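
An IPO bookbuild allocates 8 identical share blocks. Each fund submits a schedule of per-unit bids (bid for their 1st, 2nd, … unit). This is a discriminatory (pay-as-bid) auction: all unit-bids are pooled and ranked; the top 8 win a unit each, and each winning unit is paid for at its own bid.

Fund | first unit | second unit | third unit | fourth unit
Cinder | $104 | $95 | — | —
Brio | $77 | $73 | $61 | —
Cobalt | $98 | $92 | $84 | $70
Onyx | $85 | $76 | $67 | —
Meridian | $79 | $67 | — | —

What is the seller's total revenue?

Merging the schedules and taking the best 8: 104 (Cinder-1), 98 (Cobalt-1), 95 (Cinder-2), 92 (Cobalt-2), 85 (Onyx-1), 84 (Cobalt-3), 79 (Meridian-1), 77 (Brio-1)
Next rejected bid: $76 (not a price — pay-as-bid).
Each winning unit pays its own bid.
Revenue = 104 + 98 + 95 + 92 + 85 + 84 + 79 + 77 = $714.

Total revenue: $714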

————————

● What you should do
What you give back should be the lines from the one with "Cobalt | $98 | $92 | $84 | $70" to the end of the data, copied exactly, both ends included.

● Task output
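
Cobalt | $98 | $92 | $84 | $70
Onyx | $85 | $76 | $67 | —
Meridian | $79 | $67 | — | —

What is the seller's total revenue?

Merging the schedules and taking the best 8: 104 (Cinder-1), 98 (Cobalt-1), 95 (Cinder-2), 92 (Cobalt-2), 85 (Onyx-1), 84 (Cobalt-3), 79 (Meridian-1), 77 (Brio-1)
Next rejected bid: $76 (not a price — pay-as-bid).
Each winning unit pays its own bid.
Revenue = 104 + 98 + 95 + 92 + 85 + 84 + 79 + 77 = $714.

Total revenue: $714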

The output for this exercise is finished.